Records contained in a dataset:
- - -

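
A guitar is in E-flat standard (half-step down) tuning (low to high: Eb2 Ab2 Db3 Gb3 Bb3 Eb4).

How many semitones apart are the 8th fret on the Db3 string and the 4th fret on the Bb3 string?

Db3 at fret 8 → A3 (MIDI 57); Bb3 at fret 4 → D4 (MIDI 62).
57 − 62 = -5, so the two pitches are 5 semitones apart, with D4 the higher.

5 semitones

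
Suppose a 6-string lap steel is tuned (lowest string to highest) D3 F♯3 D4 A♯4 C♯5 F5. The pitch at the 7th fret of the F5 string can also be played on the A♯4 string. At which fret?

14

Fret 7 on F5 is MIDI 77 + 7 = 84 (C6). On the A♯4 string (open MIDI 70), that pitch is 84 − 70 = fret 14.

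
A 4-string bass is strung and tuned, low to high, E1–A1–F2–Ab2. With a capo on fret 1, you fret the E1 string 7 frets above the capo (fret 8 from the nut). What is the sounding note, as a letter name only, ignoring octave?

C

The capo raises the open E1 by 1 semitone to F1; fretting 7 more gives E1 + 1 + 7 = E1 + 8 semitones, landing on C.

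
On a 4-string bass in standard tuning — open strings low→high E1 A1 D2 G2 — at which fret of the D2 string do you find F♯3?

F♯3 is 16 semitones above the open D2 (D–D#–E–F–…–E–F–F#), so it sits at fret 16.

16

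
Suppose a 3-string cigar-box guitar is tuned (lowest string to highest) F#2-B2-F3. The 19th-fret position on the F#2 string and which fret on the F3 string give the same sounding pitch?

8

F#2 at fret 19 is F#2 + 19 semitones = C#4.
The open F3 string is 11 semitones above the open F#2, so the same pitch on the F3 string lies at fret 19 − 11 = 8.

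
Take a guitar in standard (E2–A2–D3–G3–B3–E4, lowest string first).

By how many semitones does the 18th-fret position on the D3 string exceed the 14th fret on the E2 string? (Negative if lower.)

D3 at fret 18 → G♯4 (MIDI 68); E2 at fret 14 → F♯3 (MIDI 54).
68 − 54 = 14, so the two pitches are 14 semitones apart.

14 semitones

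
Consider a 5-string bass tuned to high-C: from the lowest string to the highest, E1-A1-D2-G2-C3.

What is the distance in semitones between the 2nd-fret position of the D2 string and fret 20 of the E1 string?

D2 at fret 2 → E2 (MIDI 40); E1 at fret 20 → C3 (MIDI 48).
40 − 48 = -8, so the two pitches are 8 semitones apart, with C3 the higher.

8 semitones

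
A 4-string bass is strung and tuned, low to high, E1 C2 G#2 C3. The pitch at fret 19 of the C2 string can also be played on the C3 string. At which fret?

7

C2 at fret 19 is C2 + 19 semitones = G3.
The open C3 string is 12 semitones above the open C2, so the same pitch on the C3 string lies at fret 19 − 12 = 7.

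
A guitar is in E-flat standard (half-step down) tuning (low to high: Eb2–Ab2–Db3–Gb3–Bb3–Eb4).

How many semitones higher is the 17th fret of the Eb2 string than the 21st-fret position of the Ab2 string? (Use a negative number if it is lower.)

-9 semitones

Eb2 at fret 17 → Ab3 (MIDI 56); Ab2 at fret 21 → F4 (MIDI 65).
56 − 65 = -9, so the two pitches are 9 semitones apart.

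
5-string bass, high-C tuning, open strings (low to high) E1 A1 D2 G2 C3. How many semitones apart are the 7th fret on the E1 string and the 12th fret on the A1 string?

10 semitones

E1 at fret 7 → B1 (MIDI 35); A1 at fret 12 → A2 (MIDI 45).
35 − 45 = -10, so the two pitches are 10 semitones apart, with A2 the higher.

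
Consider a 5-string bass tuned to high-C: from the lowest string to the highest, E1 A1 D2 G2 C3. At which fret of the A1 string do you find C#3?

16

C#3 is 16 semitones above the open A1 (A–A#–B–C–…–B–C–C#), so it sits at fret 16.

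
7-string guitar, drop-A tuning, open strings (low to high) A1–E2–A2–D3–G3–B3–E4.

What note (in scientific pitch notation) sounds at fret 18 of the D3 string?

G♯4

Each fret is one semitone, so D3 + 18 = G♯4.
(Equivalently spelled A♭4.)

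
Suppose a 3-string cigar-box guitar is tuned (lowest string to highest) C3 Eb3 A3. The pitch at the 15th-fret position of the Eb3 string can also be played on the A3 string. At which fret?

9

Eb3 at fret 15 is Eb3 + 15 semitones = Gb4.
The open A3 string is 6 semitones above the open Eb3, so the same pitch on the A3 string lies at fret 15 − 6 = 9.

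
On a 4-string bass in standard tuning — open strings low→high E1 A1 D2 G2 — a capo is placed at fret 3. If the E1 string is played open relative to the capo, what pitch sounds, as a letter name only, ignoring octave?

G

The capo raises the open E1 by 3 semitones to G1; fretting 0 more gives E1 + 3 + 0 = E1 + 3 semitones, landing on G.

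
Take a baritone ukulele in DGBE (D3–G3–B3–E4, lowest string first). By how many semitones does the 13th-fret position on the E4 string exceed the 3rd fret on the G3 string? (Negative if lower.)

19 semitones

E4 at fret 13 → F5 (MIDI 77); G3 at fret 3 → A#3 (MIDI 58).
77 − 58 = 19, so the two pitches are 19 semitones apart.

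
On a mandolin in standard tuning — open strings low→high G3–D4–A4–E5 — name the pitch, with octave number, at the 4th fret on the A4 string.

C#5

A4 is MIDI 69. Adding 4 gives 73, which is C#5.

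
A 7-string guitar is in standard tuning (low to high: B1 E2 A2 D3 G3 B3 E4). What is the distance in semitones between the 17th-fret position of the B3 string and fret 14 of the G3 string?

7 semitones

B3 at fret 17 → E5 (MIDI 76); G3 at fret 14 → A4 (MIDI 69).
76 − 69 = 7, so the two pitches are 7 semitones apart, with E5 the higher.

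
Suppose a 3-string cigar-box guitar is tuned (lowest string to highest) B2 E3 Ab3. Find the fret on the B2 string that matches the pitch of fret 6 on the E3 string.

E3 at fret 6 is E3 + 6 semitones = Bb3.
The open B2 string is 5 semitones below the open E3, so the same pitch on the B2 string lies at fret 6 + 5 = 11.

11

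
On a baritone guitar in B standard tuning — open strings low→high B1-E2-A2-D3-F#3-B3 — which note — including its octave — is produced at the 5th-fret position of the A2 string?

A2 is MIDI 45. Adding 5 gives 50, which is D3.

D3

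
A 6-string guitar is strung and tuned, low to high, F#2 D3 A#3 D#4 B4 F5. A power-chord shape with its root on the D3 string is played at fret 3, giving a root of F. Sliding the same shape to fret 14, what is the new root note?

Moving from fret 3 to fret 14 shifts the root by 11 semitones.
F up 11 semitones is E.

E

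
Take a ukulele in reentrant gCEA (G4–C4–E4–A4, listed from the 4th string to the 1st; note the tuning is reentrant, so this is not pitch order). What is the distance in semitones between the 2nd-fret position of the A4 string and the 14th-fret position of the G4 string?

10 semitones

A4 at fret 2 → B4 (MIDI 71); G4 at fret 14 → A5 (MIDI 81).
71 − 81 = -10, so the two pitches are 10 semitones apart, with A5 the higher.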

- - -

# TASK PROMPT
The full set of entries above has to be restated exactly.

# WRITTEN SOLUTION
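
A guitar is in E-flat standard (half-step down) tuning (low to high: Eb2 Ab2 Db3 Gb3 Bb3 Eb4).

How many semitones apart are the 8th fret on the Db3 string and the 4th fret on the Bb3 string?

Db3 at fret 8 → A3 (MIDI 57); Bb3 at fret 4 → D4 (MIDI 62).
57 − 62 = -5, so the two pitches are 5 semitones apart, with D4 the higher.

5 semitones

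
Suppose a 6-string lap steel is tuned (lowest string to highest) D3 F♯3 D4 A♯4 C♯5 F5. The pitch at the 7th fret of the F5 string can also be played on the A♯4 string. At which fret?

14

Fret 7 on F5 is MIDI 77 + 7 = 84 (C6). On the A♯4 string (open MIDI 70), that pitch is 84 − 70 = fret 14.

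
A 4-string bass is strung and tuned, low to high, E1–A1–F2–Ab2. With a capo on fret 1, you fret the E1 string 7 frets above the capo (fret 8 from the nut). What is the sounding note, as a letter name only, ignoring octave?

C

The capo raises the open E1 by 1 semitone to F1; fretting 7 more gives E1 + 1 + 7 = E1 + 8 semitones, landing on C.

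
On a 4-string bass in standard tuning — open strings low→high E1 A1 D2 G2 — at which fret of the D2 string do you find F♯3?

F♯3 is 16 semitones above the open D2 (D–D#–E–F–…–E–F–F#), so it sits at fret 16.

16

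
Suppose a 3-string cigar-box guitar is tuned (lowest string to highest) F#2-B2-F3. The 19th-fret position on the F#2 string and which fret on the F3 string give the same sounding pitch?

8

F#2 at fret 19 is F#2 + 19 semitones = C#4.
The open F3 string is 11 semitones above the open F#2, so the same pitch on the F3 string lies at fret 19 − 11 = 8.

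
Take a guitar in standard (E2–A2–D3–G3–B3–E4, lowest string first).

By how many semitones does the 18th-fret position on the D3 string exceed the 14th fret on the E2 string? (Negative if lower.)

D3 at fret 18 → G♯4 (MIDI 68); E2 at fret 14 → F♯3 (MIDI 54).
68 − 54 = 14, so the two pitches are 14 semitones apart.

14 semitones

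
Consider a 5-string bass tuned to high-C: from the lowest string to the highest, E1-A1-D2-G2-C3.

What is the distance in semitones between the 2nd-fret position of the D2 string and fret 20 of the E1 string?

D2 at fret 2 → E2 (MIDI 40); E1 at fret 20 → C3 (MIDI 48).
40 − 48 = -8, so the two pitches are 8 semitones apart, with C3 the higher.

8 semitones

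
A 4-string bass is strung and tuned, low to high, E1 C2 G#2 C3. The pitch at fret 19 of the C2 string can also be played on the C3 string. At which fret?

7

C2 at fret 19 is C2 + 19 semitones = G3.
The open C3 string is 12 semitones above the open C2, so the same pitch on the C3 string lies at fret 19 − 12 = 7.

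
A guitar is in E-flat standard (half-step down) tuning (low to high: Eb2–Ab2–Db3–Gb3–Bb3–Eb4).

How many semitones higher is the 17th fret of the Eb2 string than the 21st-fret position of the Ab2 string? (Use a negative number if it is lower.)

-9 semitones

Eb2 at fret 17 → Ab3 (MIDI 56); Ab2 at fret 21 → F4 (MIDI 65).
56 − 65 = -9, so the two pitches are 9 semitones apart.

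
5-string bass, high-C tuning, open strings (low to high) E1 A1 D2 G2 C3. How many semitones apart are the 7th fret on the E1 string and the 12th fret on the A1 string?

10 semitones

E1 at fret 7 → B1 (MIDI 35); A1 at fret 12 → A2 (MIDI 45).
35 − 45 = -10, so the two pitches are 10 semitones apart, with A2 the higher.

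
Consider a 5-string bass tuned to high-C: from the lowest string to the highest, E1 A1 D2 G2 C3. At which fret of the A1 string do you find C#3?

16

C#3 is 16 semitones above the open A1 (A–A#–B–C–…–B–C–C#), so it sits at fret 16.

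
7-string guitar, drop-A tuning, open strings (low to high) A1–E2–A2–D3–G3–B3–E4.

What note (in scientific pitch notation) sounds at fret 18 of the D3 string?

G♯4

Each fret is one semitone, so D3 + 18 = G♯4.
(Equivalently spelled A♭4.)

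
Suppose a 3-string cigar-box guitar is tuned (lowest string to highest) C3 Eb3 A3. The pitch at the 15th-fret position of the Eb3 string can also be played on the A3 string. At which fret?

9

Eb3 at fret 15 is Eb3 + 15 semitones = Gb4.
The open A3 string is 6 semitones above the open Eb3, so the same pitch on the A3 string lies at fret 15 − 6 = 9.

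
On a 4-string bass in standard tuning — open strings low→high E1 A1 D2 G2 — a capo is placed at fret 3. If the E1 string is played open relative to the capo, what pitch sounds, as a letter name only, ignoring octave?

G

The capo raises the open E1 by 3 semitones to G1; fretting 0 more gives E1 + 3 + 0 = E1 + 3 semitones, landing on G.

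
Take a baritone ukulele in DGBE (D3–G3–B3–E4, lowest string first). By how many semitones does the 13th-fret position on the E4 string exceed the 3rd fret on the G3 string? (Negative if lower.)

19 semitones

E4 at fret 13 → F5 (MIDI 77); G3 at fret 3 → A#3 (MIDI 58).
77 − 58 = 19, so the two pitches are 19 semitones apart.

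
On a mandolin in standard tuning — open strings low→high G3–D4–A4–E5 — name the pitch, with octave number, at the 4th fret on the A4 string.

C#5

A4 is MIDI 69. Adding 4 gives 73, which is C#5.

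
A 7-string guitar is in standard tuning (low to high: B1 E2 A2 D3 G3 B3 E4). What is the distance in semitones between the 17th-fret position of the B3 string and fret 14 of the G3 string?

7 semitones

B3 at fret 17 → E5 (MIDI 76); G3 at fret 14 → A4 (MIDI 69).
76 − 69 = 7, so the two pitches are 7 semitones apart, with E5 the higher.

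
Suppose a 3-string cigar-box guitar is tuned (lowest string to highest) B2 E3 Ab3. Find the fret on the B2 string that matches the pitch of fret 6 on the E3 string.

E3 at fret 6 is E3 + 6 semitones = Bb3.
The open B2 string is 5 semitones below the open E3, so the same pitch on the B2 string lies at fret 6 + 5 = 11.

11

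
On a baritone guitar in B standard tuning — open strings low→high B1-E2-A2-D3-F#3-B3 — which note — including its octave — is produced at the 5th-fret position of the A2 string?

A2 is MIDI 45. Adding 5 gives 50, which is D3.

D3

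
A 6-string guitar is strung and tuned, low to high, F#2 D3 A#3 D#4 B4 F5. A power-chord shape with its root on the D3 string is played at fret 3, giving a root of F. Sliding the same shape to fret 14, what is the new root note?

Moving from fret 3 to fret 14 shifts the root by 11 semitones.
F up 11 semitones is E.

E

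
Take a ukulele in reentrant gCEA (G4–C4–E4–A4, listed from the 4th string to the 1st; note the tuning is reentrant, so this is not pitch order). What is the distance in semitones between the 2nd-fret position of the A4 string and the 14th-fret position of the G4 string?

10 semitones

A4 at fret 2 → B4 (MIDI 71); G4 at fret 14 → A5 (MIDI 81).
71 − 81 = -10, so the two pitches are 10 semitones apart, with A5 the higher.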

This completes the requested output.